_Exercise goal_: Count every line below that holds "market". The answer is the number alone.

*** Opening of Excerpted records ***

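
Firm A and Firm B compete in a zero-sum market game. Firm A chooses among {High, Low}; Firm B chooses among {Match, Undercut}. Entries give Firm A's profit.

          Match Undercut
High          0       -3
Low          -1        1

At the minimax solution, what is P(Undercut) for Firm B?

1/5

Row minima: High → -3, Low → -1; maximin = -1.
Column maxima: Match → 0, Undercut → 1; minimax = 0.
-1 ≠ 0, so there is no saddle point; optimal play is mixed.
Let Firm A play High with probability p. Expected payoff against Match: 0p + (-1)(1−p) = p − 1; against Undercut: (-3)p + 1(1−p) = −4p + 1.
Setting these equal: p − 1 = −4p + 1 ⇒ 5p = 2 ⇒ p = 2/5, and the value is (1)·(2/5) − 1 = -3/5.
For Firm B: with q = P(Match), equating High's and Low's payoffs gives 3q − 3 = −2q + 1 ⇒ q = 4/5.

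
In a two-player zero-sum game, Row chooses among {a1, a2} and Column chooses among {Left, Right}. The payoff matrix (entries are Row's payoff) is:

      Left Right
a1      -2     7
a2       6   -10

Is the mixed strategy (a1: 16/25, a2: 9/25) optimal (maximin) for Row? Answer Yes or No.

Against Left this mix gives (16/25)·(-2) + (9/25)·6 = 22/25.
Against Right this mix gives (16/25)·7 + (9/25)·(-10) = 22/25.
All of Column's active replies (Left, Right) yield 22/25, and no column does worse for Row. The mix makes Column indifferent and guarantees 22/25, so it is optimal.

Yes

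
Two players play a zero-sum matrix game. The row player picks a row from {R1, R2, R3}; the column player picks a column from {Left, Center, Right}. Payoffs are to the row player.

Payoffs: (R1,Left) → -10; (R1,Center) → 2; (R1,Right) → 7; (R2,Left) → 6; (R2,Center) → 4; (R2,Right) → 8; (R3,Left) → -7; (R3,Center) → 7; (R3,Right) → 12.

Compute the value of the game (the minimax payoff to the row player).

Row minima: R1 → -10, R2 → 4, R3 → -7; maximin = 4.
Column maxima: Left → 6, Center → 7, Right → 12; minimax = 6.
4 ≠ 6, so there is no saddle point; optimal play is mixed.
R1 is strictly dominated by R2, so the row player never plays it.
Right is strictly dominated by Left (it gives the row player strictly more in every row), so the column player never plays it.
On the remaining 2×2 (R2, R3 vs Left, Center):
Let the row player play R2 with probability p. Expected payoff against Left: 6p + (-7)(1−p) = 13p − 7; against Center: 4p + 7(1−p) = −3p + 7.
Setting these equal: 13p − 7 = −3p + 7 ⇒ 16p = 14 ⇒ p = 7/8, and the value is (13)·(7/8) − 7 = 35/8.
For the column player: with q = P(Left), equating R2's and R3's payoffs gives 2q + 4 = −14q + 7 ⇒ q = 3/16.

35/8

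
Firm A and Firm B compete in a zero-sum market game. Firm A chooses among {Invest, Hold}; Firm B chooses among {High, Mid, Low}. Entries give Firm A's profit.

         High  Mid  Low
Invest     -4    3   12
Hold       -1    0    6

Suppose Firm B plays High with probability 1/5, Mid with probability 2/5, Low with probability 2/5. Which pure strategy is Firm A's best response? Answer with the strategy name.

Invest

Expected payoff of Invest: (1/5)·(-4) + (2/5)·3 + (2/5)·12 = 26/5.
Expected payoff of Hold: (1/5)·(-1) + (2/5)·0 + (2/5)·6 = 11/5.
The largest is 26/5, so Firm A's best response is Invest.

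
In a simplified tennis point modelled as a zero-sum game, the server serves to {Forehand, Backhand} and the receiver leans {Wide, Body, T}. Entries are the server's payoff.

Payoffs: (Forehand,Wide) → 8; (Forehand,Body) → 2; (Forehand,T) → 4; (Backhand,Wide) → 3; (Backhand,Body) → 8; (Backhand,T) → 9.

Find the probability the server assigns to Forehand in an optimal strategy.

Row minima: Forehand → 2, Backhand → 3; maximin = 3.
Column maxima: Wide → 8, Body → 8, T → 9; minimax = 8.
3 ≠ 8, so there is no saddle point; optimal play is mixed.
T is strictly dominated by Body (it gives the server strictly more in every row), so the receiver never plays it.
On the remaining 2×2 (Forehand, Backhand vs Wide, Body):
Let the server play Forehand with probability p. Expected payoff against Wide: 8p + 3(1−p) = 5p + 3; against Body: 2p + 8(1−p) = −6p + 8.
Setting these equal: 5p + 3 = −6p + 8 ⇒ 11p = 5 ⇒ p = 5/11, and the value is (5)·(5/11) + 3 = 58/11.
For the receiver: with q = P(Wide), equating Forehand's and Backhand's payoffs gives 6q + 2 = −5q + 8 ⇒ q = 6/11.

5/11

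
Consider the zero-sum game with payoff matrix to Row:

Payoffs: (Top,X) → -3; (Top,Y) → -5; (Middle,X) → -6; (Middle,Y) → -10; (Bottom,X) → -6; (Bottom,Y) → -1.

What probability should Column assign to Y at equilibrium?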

*** Close of Excerpted records ***
*** Opening of Excerpted records ***

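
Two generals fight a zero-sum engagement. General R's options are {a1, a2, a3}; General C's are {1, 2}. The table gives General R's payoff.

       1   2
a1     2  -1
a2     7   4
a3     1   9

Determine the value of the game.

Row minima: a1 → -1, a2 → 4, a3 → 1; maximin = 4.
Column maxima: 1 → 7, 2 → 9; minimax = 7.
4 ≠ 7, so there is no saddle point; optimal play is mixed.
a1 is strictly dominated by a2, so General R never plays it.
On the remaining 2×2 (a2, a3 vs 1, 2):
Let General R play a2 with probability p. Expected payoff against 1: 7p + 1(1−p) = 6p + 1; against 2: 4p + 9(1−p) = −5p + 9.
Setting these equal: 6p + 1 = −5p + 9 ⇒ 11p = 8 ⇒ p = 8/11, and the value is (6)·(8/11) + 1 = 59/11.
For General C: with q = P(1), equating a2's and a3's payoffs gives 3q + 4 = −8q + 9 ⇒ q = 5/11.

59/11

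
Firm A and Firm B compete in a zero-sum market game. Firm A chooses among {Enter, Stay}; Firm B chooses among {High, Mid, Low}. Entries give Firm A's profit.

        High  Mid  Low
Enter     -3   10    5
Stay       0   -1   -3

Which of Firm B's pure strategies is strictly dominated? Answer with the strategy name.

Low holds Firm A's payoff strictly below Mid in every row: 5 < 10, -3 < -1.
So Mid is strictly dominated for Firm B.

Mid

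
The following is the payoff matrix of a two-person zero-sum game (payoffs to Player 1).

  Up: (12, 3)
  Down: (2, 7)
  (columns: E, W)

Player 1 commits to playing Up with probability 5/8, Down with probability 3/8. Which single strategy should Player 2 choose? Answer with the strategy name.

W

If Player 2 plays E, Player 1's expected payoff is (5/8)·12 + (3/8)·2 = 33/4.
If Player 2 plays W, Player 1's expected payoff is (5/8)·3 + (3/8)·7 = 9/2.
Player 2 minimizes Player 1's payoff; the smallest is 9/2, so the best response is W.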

*** Close of Excerpted records ***

_Output for this task_: 3